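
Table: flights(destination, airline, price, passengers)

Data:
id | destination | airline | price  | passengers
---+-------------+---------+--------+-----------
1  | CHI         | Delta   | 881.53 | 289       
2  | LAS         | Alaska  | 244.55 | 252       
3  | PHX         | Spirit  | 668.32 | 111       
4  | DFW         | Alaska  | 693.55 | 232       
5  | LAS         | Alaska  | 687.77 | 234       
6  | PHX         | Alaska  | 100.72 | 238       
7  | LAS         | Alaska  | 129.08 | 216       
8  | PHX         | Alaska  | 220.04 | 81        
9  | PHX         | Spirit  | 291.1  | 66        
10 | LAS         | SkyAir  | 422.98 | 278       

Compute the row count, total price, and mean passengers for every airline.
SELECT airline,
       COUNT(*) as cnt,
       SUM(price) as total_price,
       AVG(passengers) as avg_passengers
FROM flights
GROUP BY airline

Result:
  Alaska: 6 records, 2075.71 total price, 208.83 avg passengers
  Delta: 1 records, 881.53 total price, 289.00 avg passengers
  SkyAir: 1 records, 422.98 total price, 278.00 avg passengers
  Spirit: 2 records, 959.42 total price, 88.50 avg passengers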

...

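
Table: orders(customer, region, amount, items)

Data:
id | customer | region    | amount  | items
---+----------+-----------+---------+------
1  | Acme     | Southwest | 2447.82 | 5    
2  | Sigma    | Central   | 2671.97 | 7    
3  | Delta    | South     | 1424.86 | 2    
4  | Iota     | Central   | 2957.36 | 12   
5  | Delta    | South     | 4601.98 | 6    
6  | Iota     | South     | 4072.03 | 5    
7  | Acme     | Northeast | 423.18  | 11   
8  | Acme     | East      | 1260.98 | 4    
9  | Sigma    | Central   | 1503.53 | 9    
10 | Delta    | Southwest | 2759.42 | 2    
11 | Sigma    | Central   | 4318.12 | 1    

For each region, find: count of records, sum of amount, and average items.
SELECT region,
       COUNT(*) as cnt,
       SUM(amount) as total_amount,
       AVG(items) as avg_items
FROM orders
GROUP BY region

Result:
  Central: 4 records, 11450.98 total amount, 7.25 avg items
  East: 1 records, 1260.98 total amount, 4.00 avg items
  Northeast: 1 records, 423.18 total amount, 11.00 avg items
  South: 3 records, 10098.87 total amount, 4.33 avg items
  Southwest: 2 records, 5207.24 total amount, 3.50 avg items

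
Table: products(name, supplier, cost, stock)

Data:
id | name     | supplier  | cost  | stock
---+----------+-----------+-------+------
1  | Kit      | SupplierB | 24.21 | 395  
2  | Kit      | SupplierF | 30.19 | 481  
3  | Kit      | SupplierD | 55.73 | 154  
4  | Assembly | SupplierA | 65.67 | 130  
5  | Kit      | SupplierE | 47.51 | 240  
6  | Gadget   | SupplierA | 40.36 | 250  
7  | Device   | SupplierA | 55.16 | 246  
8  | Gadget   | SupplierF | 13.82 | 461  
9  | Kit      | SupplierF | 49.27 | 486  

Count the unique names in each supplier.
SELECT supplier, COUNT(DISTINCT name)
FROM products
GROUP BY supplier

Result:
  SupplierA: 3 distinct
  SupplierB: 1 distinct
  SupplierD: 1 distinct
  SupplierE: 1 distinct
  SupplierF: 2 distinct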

**Exercise requirements**. Wherever the string "stock" shows up in a line above, tally that line, and answer with the final number alone.

**Task response**. 2